▼

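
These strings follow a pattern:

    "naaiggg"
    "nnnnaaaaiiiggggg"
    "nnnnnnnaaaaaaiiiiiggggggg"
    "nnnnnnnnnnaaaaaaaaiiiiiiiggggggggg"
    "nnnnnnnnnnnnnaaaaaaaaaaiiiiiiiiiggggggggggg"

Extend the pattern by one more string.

Each string has the form n^{3n-2} a^{2n} i^{2n-1} g^{2n+1} (n = 1, 2, …).
At n = 6 the blocks have lengths 16, 12, 11, 13.

nnnnnnnnnnnnnnnnaaaaaaaaaaaaiiiiiiiiiiiggggggggggggg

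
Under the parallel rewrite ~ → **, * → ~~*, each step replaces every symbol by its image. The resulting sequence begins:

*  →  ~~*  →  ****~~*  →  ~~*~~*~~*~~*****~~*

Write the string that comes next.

Replace each of the 19 characters of ~~*~~*~~*~~*****~~* in place — ** ** ~~* ** ** ~~* ** ** ~~* ** ** ~~* ~~* ~~* ~~* ~~* ** ** ~~* — and concatenate.

****~~*****~~*****~~*****~~*~~*~~*~~*~~*****~~*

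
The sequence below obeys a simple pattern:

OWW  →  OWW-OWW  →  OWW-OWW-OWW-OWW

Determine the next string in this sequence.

Every step duplicates the string with '-' between the halves.
One more doubling of OWW-OWW-OWW-OWW gives the answer.

OWW-OWW-OWW-OWW-OWW-OWW-OWW-OWW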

▲

-- Work task --
Each line of the data is to be transcribed exactly.

-- Your response --
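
These strings follow a pattern:

    "naaiggg"
    "nnnnaaaaiiiggggg"
    "nnnnnnnaaaaaaiiiiiggggggg"
    "nnnnnnnnnnaaaaaaaaiiiiiiiggggggggg"
    "nnnnnnnnnnnnnaaaaaaaaaaiiiiiiiiiggggggggggg"

Extend the pattern by one more string.

Each string has the form n^{3n-2} a^{2n} i^{2n-1} g^{2n+1} (n = 1, 2, …).
At n = 6 the blocks have lengths 16, 12, 11, 13.

nnnnnnnnnnnnnnnnaaaaaaaaaaaaiiiiiiiiiiiggggggggggggg

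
Under the parallel rewrite ~ → **, * → ~~*, each step replaces every symbol by its image. The resulting sequence begins:

*  →  ~~*  →  ****~~*  →  ~~*~~*~~*~~*****~~*

Write the string that comes next.

Replace each of the 19 characters of ~~*~~*~~*~~*****~~* in place — ** ** ~~* ** ** ~~* ** ** ~~* ** ** ~~* ~~* ~~* ~~* ~~* ** ** ~~* — and concatenate.

****~~*****~~*****~~*****~~*~~*~~*~~*~~*****~~*

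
The sequence below obeys a simple pattern:

OWW  →  OWW-OWW  →  OWW-OWW-OWW-OWW

Determine the next string in this sequence.

Every step duplicates the string with '-' between the halves.
One more doubling of OWW-OWW-OWW-OWW gives the answer.

OWW-OWW-OWW-OWW-OWW-OWW-OWW-OWW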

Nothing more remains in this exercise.